Stored records
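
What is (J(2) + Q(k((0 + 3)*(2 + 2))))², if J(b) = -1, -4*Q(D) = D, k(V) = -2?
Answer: ¼ ≈ 0.25000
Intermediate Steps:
Q(D) = -D/4
(J(2) + Q(k((0 + 3)*(2 + 2))))² = (-1 - ¼*(-2))² = (-1 + ½)² = (-½)² = ¼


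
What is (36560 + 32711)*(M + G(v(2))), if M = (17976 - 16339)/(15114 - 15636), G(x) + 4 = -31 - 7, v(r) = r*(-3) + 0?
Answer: -1632094031/522 ≈ -3.1266e+6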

◆ **Assignment**:
Show each line in the entries that holds the string "What".

◆ **Answer for this exercise**:
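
What is (J(2) + Q(k((0 + 3)*(2 + 2))))², if J(b) = -1, -4*Q(D) = D, k(V) = -2?
What is (36560 + 32711)*(M + G(v(2))), if M = (17976 - 16339)/(15114 - 15636), G(x) + 4 = -31 - 7, v(r) = r*(-3) + 0?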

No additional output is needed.